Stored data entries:
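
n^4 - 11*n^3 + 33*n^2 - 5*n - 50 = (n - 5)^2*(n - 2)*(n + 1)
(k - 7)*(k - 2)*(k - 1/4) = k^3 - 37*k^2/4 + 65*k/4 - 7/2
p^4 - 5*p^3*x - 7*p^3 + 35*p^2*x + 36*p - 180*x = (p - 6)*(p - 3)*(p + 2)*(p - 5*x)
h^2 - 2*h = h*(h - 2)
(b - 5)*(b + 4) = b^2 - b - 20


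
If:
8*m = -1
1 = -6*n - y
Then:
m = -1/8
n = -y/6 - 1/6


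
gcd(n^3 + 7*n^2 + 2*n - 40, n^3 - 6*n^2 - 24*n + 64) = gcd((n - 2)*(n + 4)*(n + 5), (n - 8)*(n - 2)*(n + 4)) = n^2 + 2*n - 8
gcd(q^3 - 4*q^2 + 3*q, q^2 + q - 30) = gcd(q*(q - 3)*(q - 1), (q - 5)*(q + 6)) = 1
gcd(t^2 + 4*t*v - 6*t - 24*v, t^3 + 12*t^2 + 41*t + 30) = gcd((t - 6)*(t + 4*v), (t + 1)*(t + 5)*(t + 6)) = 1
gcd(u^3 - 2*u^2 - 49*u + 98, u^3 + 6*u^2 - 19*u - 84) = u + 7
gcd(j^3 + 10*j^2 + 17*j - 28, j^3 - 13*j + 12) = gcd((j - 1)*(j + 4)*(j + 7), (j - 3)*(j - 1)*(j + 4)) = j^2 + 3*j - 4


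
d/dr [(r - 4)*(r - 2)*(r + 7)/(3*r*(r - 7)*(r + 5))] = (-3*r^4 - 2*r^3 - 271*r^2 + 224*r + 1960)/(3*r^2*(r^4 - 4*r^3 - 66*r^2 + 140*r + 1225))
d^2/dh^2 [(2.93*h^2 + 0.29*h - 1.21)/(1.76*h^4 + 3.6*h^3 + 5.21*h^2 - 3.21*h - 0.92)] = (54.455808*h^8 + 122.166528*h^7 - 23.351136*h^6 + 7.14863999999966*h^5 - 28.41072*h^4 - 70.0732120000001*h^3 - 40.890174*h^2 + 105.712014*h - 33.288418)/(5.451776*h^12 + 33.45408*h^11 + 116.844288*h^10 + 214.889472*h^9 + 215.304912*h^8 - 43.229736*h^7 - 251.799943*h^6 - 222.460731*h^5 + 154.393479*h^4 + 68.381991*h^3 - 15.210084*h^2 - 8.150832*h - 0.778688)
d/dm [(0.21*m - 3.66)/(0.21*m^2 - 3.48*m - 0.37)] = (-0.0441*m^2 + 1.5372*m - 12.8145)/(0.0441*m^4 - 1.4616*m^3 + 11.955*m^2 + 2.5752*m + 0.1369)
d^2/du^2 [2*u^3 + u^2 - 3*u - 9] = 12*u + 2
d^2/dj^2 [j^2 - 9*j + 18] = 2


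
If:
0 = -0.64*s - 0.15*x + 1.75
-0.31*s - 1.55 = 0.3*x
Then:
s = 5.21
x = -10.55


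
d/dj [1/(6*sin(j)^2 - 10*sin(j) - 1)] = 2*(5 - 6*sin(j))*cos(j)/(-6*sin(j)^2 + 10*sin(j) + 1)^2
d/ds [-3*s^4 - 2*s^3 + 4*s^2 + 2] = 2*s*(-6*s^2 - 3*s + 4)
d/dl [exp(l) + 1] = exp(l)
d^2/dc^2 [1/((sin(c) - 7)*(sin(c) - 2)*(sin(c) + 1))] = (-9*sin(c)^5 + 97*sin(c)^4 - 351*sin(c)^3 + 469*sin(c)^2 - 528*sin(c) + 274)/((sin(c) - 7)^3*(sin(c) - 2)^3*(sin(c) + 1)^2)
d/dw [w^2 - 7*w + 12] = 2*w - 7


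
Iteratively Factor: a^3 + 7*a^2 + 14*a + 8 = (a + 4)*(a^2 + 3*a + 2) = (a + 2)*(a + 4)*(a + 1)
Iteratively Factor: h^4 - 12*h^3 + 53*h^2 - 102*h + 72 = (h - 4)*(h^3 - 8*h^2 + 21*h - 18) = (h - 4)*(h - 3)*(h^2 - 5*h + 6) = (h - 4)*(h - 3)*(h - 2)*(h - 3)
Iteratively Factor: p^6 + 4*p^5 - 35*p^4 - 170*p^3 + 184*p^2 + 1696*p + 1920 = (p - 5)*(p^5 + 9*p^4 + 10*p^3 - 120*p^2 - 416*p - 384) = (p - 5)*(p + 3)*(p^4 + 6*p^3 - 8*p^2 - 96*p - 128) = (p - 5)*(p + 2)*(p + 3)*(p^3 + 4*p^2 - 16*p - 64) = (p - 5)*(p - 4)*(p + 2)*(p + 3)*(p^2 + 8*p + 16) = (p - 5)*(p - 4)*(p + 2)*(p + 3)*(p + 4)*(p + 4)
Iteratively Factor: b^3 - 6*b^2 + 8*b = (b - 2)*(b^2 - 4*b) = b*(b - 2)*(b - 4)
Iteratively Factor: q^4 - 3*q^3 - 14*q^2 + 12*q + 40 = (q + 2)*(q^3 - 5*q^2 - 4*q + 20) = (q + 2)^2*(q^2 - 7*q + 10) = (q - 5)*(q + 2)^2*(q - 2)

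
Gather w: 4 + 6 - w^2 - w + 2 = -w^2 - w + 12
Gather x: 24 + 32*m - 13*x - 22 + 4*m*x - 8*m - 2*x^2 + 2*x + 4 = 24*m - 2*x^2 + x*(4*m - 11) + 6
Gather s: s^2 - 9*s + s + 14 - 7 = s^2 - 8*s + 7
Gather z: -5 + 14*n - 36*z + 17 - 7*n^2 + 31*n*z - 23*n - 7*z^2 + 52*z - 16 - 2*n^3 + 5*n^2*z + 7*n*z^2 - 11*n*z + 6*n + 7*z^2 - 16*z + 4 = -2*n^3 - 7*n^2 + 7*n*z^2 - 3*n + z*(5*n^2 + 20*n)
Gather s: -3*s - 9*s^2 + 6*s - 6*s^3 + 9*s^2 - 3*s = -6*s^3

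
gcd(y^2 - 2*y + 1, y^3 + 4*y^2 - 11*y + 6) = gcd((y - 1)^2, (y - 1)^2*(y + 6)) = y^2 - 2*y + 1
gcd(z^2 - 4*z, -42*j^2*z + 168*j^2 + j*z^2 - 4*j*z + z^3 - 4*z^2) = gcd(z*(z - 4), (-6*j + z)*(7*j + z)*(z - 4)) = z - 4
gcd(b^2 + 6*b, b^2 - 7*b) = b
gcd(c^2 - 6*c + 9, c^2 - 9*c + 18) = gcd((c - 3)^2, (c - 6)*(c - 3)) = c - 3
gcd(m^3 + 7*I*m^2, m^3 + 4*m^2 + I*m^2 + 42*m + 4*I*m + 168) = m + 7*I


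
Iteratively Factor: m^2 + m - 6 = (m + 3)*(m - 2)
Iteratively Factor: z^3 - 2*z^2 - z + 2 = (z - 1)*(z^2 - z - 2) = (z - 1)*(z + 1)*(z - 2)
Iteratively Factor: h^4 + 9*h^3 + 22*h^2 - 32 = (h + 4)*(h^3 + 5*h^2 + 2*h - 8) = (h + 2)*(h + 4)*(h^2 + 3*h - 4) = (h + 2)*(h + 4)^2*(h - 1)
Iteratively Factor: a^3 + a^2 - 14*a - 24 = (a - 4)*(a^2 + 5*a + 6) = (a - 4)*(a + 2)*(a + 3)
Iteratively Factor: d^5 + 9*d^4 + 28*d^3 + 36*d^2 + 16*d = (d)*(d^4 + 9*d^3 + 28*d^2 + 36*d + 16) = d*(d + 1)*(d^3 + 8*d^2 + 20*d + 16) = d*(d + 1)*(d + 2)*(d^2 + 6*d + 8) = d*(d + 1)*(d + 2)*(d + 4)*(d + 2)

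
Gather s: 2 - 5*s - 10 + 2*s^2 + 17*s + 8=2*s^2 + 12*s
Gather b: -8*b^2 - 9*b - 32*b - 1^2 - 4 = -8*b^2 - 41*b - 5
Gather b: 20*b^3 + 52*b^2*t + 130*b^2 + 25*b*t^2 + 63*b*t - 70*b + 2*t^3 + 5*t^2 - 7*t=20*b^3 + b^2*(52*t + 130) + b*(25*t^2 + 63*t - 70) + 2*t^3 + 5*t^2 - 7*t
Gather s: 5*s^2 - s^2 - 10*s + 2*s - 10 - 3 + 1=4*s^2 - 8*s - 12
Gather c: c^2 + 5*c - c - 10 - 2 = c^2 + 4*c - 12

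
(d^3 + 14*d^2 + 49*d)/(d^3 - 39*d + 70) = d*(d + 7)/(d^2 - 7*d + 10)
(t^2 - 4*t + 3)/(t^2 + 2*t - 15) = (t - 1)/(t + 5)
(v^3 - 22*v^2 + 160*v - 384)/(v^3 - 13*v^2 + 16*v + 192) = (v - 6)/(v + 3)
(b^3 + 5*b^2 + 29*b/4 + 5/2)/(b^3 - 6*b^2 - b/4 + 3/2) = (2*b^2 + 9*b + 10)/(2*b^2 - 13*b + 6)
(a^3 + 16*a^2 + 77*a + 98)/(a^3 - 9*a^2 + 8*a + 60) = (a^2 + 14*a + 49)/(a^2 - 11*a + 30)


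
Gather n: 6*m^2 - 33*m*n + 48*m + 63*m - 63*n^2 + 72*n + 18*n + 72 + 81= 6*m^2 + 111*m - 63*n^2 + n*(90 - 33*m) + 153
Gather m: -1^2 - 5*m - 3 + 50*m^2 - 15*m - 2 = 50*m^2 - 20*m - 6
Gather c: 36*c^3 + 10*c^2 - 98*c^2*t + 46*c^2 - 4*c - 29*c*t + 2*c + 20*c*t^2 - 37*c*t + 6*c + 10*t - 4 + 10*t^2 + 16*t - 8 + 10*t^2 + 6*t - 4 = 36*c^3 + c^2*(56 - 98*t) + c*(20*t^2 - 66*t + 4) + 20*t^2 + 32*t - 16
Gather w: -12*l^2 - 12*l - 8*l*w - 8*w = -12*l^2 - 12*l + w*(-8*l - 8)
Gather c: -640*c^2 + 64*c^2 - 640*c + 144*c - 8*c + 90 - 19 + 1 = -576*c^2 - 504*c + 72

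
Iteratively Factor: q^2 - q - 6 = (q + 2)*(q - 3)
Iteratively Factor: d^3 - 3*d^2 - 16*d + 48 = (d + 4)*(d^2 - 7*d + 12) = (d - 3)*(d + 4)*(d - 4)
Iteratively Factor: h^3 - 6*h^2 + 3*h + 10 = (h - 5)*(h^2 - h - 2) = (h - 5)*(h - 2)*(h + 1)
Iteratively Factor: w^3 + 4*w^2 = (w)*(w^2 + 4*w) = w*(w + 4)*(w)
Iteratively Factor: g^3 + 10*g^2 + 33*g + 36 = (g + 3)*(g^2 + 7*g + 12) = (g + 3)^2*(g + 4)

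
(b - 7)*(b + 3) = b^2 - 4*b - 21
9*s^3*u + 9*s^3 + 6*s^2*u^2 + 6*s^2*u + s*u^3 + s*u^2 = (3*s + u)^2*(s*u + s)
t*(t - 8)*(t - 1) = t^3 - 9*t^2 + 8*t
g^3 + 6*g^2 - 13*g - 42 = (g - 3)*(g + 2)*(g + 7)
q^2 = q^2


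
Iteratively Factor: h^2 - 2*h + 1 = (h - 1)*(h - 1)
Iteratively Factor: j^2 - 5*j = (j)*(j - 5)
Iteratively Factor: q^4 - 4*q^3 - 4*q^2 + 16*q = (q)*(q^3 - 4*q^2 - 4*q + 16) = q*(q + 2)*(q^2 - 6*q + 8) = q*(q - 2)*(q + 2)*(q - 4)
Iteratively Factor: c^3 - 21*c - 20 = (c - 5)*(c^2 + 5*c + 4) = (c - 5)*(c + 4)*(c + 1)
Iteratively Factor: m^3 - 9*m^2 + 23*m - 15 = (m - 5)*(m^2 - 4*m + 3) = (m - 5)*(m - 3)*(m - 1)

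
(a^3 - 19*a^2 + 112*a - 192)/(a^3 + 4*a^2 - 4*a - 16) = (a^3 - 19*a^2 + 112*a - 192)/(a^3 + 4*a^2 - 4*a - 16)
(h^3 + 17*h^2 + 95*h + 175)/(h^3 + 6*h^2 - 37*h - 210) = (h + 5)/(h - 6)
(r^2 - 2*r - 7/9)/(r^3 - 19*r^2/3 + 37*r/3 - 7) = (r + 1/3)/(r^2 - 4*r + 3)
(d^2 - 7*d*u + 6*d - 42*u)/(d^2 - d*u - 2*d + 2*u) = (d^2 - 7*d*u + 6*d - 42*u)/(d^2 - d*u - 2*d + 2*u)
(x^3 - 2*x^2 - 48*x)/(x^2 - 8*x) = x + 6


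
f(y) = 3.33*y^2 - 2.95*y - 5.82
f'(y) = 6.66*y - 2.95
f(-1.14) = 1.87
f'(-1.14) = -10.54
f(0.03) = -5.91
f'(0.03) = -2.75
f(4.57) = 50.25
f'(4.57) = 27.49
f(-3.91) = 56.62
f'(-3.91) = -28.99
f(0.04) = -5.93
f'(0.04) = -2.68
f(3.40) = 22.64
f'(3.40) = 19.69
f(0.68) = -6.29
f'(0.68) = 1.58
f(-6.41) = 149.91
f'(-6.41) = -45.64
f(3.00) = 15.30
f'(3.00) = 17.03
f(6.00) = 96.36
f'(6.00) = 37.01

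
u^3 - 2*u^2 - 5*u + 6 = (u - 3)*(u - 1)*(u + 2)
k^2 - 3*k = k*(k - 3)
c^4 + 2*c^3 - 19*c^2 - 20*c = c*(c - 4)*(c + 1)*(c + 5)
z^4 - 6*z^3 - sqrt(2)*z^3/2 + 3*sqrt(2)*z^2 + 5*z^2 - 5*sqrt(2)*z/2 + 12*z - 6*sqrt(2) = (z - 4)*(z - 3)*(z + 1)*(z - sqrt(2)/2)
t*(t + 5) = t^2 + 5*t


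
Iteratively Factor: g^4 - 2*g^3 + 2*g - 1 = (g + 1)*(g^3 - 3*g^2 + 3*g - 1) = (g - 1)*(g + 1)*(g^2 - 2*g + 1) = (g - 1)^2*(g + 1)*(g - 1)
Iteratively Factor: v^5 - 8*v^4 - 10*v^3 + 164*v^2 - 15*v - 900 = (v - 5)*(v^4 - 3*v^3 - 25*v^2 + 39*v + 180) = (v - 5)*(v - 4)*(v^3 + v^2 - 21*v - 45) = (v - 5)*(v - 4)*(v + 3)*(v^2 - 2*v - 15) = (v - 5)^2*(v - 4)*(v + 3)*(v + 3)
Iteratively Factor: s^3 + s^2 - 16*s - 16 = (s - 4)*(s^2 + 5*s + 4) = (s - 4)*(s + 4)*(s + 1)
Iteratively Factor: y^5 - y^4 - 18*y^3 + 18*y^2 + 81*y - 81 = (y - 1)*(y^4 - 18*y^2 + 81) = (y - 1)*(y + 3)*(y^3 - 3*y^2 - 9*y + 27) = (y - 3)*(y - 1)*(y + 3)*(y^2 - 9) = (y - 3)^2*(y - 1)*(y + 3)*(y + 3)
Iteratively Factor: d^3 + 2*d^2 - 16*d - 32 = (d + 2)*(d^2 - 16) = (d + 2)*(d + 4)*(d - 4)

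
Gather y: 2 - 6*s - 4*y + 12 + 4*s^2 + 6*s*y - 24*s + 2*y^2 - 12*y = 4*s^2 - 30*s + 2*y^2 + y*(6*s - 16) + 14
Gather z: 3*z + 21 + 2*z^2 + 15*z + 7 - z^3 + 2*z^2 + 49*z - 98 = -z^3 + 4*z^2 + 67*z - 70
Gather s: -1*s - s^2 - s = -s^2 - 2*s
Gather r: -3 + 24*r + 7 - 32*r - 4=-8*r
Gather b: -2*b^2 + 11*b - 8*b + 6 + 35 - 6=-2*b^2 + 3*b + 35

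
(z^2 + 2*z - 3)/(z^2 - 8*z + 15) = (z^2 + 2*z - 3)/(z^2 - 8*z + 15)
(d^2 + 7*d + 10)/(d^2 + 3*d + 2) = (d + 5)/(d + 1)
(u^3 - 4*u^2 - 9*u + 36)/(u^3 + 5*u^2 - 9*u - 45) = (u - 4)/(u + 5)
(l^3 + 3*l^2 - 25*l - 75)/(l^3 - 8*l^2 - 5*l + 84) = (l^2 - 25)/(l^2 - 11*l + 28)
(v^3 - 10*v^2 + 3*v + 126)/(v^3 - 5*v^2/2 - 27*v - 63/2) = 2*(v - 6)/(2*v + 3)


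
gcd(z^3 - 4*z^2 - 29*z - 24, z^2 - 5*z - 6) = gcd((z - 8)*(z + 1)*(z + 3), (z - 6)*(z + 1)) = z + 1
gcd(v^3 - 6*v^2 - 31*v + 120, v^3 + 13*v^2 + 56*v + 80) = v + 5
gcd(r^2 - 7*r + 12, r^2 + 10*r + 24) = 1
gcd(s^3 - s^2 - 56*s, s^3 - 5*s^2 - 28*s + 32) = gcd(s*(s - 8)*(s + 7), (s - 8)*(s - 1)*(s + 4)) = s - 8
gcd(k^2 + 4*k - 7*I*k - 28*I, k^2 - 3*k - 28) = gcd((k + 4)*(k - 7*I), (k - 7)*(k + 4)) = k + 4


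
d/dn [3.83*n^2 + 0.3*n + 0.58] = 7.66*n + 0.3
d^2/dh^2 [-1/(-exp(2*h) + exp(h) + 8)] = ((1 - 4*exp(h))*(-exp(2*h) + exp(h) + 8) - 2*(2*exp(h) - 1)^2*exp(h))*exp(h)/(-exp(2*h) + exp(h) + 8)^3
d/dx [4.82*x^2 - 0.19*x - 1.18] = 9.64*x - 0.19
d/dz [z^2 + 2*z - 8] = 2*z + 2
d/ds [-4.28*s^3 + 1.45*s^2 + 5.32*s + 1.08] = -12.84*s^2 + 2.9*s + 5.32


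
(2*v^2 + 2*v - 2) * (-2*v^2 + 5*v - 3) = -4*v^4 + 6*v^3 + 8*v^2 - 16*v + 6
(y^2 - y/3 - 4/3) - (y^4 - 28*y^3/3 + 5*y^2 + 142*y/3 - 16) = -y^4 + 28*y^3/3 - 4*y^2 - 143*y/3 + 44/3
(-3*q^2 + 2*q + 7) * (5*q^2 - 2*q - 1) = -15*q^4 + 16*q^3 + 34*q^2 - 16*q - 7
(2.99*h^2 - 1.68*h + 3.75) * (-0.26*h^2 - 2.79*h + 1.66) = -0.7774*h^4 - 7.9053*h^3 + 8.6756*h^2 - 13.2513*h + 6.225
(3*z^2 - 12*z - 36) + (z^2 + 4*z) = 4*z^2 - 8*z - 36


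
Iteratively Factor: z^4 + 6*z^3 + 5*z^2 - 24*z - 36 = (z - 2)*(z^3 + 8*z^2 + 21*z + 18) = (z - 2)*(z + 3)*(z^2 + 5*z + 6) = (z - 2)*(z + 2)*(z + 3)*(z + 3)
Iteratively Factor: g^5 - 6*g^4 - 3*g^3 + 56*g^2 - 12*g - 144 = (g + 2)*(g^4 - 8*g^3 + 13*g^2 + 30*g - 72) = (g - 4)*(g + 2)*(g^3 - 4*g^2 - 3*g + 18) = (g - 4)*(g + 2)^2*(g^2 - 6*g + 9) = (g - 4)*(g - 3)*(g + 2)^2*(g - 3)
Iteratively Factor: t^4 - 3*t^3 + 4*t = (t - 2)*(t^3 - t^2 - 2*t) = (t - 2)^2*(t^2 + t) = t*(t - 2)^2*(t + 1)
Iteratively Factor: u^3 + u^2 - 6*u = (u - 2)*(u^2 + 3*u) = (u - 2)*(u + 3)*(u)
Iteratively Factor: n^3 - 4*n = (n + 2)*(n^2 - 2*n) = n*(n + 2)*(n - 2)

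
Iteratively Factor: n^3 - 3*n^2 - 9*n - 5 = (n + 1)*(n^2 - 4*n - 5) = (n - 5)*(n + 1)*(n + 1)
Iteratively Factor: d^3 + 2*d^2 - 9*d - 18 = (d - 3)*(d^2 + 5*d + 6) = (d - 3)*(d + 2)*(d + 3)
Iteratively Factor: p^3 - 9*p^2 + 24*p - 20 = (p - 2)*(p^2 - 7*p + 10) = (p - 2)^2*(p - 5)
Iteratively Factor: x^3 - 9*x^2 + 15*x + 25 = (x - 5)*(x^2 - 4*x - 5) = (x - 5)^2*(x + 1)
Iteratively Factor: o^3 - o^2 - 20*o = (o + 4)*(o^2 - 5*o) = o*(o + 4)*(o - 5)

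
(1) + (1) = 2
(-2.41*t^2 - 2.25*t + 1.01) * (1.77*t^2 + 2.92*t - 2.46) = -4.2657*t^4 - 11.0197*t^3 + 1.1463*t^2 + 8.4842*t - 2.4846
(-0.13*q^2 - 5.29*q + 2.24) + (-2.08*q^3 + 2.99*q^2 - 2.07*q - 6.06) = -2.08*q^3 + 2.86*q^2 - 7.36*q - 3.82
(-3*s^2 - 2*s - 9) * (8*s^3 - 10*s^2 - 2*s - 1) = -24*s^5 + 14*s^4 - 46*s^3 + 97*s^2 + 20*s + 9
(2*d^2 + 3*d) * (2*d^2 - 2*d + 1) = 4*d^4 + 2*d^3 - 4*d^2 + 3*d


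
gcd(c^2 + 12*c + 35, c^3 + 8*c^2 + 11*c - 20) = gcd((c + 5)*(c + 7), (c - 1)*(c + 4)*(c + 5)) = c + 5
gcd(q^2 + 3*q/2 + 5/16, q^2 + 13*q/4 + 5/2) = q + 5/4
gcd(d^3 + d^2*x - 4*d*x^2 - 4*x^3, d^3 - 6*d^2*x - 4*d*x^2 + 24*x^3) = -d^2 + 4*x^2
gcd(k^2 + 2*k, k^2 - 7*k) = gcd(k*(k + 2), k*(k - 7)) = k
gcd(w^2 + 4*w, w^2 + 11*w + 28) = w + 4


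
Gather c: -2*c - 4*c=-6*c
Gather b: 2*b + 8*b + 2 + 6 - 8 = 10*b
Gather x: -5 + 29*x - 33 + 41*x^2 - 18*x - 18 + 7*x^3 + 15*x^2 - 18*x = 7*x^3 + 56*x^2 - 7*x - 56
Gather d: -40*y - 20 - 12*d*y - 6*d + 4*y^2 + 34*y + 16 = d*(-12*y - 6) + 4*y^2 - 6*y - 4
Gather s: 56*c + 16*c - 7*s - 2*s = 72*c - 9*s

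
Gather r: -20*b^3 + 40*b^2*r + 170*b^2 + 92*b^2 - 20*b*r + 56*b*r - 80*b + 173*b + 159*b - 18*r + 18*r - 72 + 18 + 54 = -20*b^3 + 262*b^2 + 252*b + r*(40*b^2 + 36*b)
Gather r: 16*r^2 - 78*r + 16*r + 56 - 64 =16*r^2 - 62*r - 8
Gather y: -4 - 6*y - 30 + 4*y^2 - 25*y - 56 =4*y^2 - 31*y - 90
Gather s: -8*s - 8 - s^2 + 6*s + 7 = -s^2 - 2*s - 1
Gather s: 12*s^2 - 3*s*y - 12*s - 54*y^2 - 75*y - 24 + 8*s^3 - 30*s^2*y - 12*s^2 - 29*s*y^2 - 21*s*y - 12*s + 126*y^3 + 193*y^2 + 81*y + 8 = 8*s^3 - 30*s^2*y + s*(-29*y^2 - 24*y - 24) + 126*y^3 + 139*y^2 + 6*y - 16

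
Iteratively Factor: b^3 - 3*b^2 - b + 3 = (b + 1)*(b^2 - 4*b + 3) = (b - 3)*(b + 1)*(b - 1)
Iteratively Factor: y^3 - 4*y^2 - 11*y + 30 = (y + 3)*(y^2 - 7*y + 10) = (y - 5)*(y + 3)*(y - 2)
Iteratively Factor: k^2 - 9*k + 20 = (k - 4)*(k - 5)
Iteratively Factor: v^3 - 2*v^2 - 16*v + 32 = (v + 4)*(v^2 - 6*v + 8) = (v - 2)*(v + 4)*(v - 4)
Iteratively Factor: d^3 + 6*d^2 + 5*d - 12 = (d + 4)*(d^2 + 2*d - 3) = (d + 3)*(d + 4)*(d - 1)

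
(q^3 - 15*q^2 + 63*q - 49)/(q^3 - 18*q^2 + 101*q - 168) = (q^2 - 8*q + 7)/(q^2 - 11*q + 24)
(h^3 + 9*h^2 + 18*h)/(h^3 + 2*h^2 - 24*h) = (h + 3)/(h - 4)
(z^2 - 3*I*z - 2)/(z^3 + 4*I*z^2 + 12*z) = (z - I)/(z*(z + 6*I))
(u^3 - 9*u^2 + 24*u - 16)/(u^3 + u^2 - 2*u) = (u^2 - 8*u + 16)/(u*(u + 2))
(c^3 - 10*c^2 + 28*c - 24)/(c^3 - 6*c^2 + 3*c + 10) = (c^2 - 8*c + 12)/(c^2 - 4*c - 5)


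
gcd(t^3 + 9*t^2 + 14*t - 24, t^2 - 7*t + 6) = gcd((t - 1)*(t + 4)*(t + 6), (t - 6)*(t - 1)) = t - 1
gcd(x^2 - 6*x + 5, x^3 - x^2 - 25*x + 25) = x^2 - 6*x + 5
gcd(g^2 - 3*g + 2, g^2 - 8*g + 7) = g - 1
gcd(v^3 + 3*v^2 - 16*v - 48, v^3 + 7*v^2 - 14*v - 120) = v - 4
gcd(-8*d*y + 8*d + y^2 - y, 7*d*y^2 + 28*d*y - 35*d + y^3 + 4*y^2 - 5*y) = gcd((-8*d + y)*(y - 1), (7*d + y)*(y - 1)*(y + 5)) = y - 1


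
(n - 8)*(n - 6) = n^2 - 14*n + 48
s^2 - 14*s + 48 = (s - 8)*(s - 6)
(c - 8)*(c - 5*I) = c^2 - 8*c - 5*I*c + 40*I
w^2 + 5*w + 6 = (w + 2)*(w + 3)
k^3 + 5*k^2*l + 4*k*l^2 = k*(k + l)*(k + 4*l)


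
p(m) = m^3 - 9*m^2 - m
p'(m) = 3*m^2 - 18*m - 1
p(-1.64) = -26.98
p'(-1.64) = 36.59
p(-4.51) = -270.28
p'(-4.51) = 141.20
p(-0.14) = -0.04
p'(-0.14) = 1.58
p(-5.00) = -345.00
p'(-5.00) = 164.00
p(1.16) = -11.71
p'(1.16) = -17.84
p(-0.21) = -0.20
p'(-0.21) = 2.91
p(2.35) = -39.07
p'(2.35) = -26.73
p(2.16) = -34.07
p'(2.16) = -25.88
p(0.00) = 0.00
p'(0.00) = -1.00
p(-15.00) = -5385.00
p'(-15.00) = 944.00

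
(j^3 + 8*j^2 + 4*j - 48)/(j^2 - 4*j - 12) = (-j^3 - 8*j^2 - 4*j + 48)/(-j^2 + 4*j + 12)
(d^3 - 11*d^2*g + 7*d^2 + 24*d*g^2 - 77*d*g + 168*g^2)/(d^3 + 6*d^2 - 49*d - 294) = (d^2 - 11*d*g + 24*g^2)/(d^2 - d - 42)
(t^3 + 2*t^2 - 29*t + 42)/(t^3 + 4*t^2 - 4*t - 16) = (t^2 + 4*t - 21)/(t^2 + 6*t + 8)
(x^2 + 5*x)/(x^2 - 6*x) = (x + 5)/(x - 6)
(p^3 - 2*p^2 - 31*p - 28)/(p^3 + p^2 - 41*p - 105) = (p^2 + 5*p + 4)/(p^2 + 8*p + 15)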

- [What is being asked]
Could you restate word for word the lines above from the one containing "Iteratively Factor: d^3 - 3*d^2" through the one containing "(x^3 - 2*x^2 - 48*x)/(x^2 - 8*x) = x + 6", both included, and nothing else?

- [Response area]
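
Iteratively Factor: d^3 - 3*d^2 - 16*d + 48 = (d + 4)*(d^2 - 7*d + 12) = (d - 3)*(d + 4)*(d - 4)
Iteratively Factor: h^3 - 6*h^2 + 3*h + 10 = (h - 5)*(h^2 - h - 2) = (h - 5)*(h - 2)*(h + 1)
Iteratively Factor: w^3 + 4*w^2 = (w)*(w^2 + 4*w) = w*(w + 4)*(w)
Iteratively Factor: g^3 + 10*g^2 + 33*g + 36 = (g + 3)*(g^2 + 7*g + 12) = (g + 3)^2*(g + 4)

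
(b - 7)*(b + 3) = b^2 - 4*b - 21
9*s^3*u + 9*s^3 + 6*s^2*u^2 + 6*s^2*u + s*u^3 + s*u^2 = (3*s + u)^2*(s*u + s)
t*(t - 8)*(t - 1) = t^3 - 9*t^2 + 8*t
g^3 + 6*g^2 - 13*g - 42 = (g - 3)*(g + 2)*(g + 7)
q^2 = q^2


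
Iteratively Factor: h^2 - 2*h + 1 = (h - 1)*(h - 1)
Iteratively Factor: j^2 - 5*j = (j)*(j - 5)
Iteratively Factor: q^4 - 4*q^3 - 4*q^2 + 16*q = (q)*(q^3 - 4*q^2 - 4*q + 16) = q*(q + 2)*(q^2 - 6*q + 8) = q*(q - 2)*(q + 2)*(q - 4)
Iteratively Factor: c^3 - 21*c - 20 = (c - 5)*(c^2 + 5*c + 4) = (c - 5)*(c + 4)*(c + 1)
Iteratively Factor: m^3 - 9*m^2 + 23*m - 15 = (m - 5)*(m^2 - 4*m + 3) = (m - 5)*(m - 3)*(m - 1)

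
(a^3 - 19*a^2 + 112*a - 192)/(a^3 + 4*a^2 - 4*a - 16) = (a^3 - 19*a^2 + 112*a - 192)/(a^3 + 4*a^2 - 4*a - 16)
(h^3 + 17*h^2 + 95*h + 175)/(h^3 + 6*h^2 - 37*h - 210) = (h + 5)/(h - 6)
(r^2 - 2*r - 7/9)/(r^3 - 19*r^2/3 + 37*r/3 - 7) = (r + 1/3)/(r^2 - 4*r + 3)
(d^2 - 7*d*u + 6*d - 42*u)/(d^2 - d*u - 2*d + 2*u) = (d^2 - 7*d*u + 6*d - 42*u)/(d^2 - d*u - 2*d + 2*u)
(x^3 - 2*x^2 - 48*x)/(x^2 - 8*x) = x + 6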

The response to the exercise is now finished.